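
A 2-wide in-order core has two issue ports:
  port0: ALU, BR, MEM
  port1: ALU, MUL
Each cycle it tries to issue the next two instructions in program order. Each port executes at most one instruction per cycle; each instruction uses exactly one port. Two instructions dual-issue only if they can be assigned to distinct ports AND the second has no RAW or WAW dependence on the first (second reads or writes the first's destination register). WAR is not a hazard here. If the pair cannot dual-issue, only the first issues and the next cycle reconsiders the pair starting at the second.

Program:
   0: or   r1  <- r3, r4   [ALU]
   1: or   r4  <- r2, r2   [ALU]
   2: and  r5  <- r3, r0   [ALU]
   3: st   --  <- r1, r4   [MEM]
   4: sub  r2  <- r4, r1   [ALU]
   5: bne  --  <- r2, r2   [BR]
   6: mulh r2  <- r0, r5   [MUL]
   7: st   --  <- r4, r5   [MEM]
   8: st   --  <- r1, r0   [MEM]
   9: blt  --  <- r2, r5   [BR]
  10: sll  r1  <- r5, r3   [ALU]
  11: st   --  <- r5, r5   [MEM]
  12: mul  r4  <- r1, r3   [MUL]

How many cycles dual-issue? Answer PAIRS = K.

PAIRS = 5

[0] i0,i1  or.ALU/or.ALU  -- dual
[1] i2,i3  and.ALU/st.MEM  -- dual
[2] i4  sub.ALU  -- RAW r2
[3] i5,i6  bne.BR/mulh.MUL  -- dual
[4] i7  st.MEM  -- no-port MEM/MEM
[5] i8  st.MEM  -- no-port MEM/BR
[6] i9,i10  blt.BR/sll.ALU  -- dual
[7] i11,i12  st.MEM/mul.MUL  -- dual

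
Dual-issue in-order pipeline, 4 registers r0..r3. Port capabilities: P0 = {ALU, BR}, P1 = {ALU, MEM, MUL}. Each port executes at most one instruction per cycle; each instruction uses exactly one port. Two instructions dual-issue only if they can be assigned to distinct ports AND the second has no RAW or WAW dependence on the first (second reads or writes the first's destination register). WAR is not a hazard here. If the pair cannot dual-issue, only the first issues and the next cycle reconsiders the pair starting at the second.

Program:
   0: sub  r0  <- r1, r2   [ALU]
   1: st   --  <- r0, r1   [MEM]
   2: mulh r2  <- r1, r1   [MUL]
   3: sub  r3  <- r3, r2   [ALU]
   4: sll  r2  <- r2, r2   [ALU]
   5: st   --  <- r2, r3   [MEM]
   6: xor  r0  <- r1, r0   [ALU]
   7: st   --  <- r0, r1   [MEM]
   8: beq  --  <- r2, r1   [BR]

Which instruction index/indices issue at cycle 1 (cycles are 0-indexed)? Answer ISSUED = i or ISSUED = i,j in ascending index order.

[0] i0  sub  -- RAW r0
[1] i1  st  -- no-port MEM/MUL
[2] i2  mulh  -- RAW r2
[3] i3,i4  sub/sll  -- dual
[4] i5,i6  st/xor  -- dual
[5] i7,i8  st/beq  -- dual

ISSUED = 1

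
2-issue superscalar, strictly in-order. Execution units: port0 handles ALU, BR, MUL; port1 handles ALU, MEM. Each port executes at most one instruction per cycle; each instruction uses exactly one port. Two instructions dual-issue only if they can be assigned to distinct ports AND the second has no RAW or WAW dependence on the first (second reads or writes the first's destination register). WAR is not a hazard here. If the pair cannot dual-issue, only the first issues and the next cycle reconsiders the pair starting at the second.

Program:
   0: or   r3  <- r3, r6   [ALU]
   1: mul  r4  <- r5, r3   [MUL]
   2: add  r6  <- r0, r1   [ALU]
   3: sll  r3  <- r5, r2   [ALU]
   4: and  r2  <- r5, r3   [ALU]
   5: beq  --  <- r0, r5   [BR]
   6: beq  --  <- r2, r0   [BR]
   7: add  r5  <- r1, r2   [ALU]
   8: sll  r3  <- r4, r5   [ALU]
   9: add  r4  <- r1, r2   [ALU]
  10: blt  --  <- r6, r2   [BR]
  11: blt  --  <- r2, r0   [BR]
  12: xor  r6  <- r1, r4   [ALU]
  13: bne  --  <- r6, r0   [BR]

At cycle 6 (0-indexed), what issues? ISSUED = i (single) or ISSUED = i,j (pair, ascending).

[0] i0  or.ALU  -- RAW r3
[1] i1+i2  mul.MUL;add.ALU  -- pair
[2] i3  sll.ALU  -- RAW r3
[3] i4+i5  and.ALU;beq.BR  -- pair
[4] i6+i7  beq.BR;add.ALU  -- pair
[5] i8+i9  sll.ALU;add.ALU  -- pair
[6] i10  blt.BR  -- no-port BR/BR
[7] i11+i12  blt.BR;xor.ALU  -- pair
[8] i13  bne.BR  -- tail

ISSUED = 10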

________________

Your goal: Could you copy exactly the line containing "At cycle 6 (0-indexed), what" and each line after it through the end of the records, and nothing else?

Written answer:
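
At cycle 6 (0-indexed), what issues? ISSUED = i (single) or ISSUED = i,j (pair, ascending).

[0] i0  or.ALU  -- RAW r3
[1] i1+i2  mul.MUL;add.ALU  -- pair
[2] i3  sll.ALU  -- RAW r3
[3] i4+i5  and.ALU;beq.BR  -- pair
[4] i6+i7  beq.BR;add.ALU  -- pair
[5] i8+i9  sll.ALU;add.ALU  -- pair
[6] i10  blt.BR  -- no-port BR/BR
[7] i11+i12  blt.BR;xor.ALU  -- pair
[8] i13  bne.BR  -- tail

ISSUED = 10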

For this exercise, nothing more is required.